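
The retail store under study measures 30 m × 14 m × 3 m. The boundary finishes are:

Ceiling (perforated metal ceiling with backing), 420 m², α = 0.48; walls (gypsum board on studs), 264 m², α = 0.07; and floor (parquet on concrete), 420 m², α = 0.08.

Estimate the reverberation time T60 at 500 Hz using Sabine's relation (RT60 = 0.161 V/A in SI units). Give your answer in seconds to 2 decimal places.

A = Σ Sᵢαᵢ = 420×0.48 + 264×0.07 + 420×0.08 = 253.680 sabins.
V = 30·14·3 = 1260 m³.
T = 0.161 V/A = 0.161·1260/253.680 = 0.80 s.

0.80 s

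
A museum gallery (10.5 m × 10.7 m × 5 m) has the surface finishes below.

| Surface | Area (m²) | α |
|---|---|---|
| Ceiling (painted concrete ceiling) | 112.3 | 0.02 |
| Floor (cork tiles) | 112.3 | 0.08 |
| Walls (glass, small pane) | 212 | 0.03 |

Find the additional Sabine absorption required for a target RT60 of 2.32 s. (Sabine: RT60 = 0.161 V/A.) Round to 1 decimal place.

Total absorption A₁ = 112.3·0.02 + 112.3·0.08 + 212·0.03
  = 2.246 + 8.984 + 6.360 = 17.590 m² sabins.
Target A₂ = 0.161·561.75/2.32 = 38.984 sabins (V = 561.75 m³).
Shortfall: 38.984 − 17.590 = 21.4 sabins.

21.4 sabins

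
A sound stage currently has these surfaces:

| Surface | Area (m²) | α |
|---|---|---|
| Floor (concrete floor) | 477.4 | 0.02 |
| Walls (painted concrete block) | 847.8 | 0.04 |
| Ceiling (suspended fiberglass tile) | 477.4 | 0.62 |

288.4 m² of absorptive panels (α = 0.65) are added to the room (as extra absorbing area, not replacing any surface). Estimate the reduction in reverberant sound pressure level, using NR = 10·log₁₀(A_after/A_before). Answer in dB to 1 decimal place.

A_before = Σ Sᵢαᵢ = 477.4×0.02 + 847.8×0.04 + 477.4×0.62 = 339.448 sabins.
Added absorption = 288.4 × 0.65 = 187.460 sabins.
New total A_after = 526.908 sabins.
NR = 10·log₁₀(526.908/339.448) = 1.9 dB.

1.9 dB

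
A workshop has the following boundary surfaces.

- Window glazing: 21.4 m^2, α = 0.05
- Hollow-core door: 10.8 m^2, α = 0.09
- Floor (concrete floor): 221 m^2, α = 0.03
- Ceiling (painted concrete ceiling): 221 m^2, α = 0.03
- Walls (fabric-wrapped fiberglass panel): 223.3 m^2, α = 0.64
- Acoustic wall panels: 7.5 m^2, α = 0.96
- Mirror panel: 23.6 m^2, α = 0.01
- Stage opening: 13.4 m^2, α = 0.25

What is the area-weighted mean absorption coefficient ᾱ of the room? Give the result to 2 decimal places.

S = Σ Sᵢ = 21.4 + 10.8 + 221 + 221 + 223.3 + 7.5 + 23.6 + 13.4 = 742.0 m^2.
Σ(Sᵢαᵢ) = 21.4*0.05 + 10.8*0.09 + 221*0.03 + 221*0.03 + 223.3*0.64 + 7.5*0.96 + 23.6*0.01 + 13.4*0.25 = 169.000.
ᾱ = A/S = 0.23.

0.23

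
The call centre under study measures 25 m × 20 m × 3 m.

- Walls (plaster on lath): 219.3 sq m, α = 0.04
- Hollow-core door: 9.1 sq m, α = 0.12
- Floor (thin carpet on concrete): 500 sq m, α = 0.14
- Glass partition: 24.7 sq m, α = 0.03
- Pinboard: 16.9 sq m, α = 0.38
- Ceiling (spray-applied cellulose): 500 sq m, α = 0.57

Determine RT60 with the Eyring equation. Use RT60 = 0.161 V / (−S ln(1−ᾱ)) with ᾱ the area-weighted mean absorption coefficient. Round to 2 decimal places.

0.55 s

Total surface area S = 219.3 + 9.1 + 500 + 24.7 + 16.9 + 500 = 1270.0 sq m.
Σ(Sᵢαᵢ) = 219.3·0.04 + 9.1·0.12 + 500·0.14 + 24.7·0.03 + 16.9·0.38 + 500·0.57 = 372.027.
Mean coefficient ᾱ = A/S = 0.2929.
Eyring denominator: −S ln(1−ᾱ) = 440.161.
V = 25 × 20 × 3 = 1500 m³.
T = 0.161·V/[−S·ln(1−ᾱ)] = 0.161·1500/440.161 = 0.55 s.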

- [Assigned task]:
Transcribe verbatim. Cover the lines from the first line of the entries above to the line containing "212 | 0.03 |", inclusive.

- [Response area]:
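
The retail store under study measures 30 m × 14 m × 3 m. The boundary finishes are:

Ceiling (perforated metal ceiling with backing), 420 m², α = 0.48; walls (gypsum board on studs), 264 m², α = 0.07; and floor (parquet on concrete), 420 m², α = 0.08.

Estimate the reverberation time T60 at 500 Hz using Sabine's relation (RT60 = 0.161 V/A in SI units). Give your answer in seconds to 2 decimal places.

A = Σ Sᵢαᵢ = 420×0.48 + 264×0.07 + 420×0.08 = 253.680 sabins.
V = 30·14·3 = 1260 m³.
T = 0.161 V/A = 0.161·1260/253.680 = 0.80 s.

0.80 s

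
A museum gallery (10.5 m × 10.7 m × 5 m) has the surface finishes below.

| Surface | Area (m²) | α |
|---|---|---|
| Ceiling (painted concrete ceiling) | 112.3 | 0.02 |
| Floor (cork tiles) | 112.3 | 0.08 |
| Walls (glass, small pane) | 212 | 0.03 |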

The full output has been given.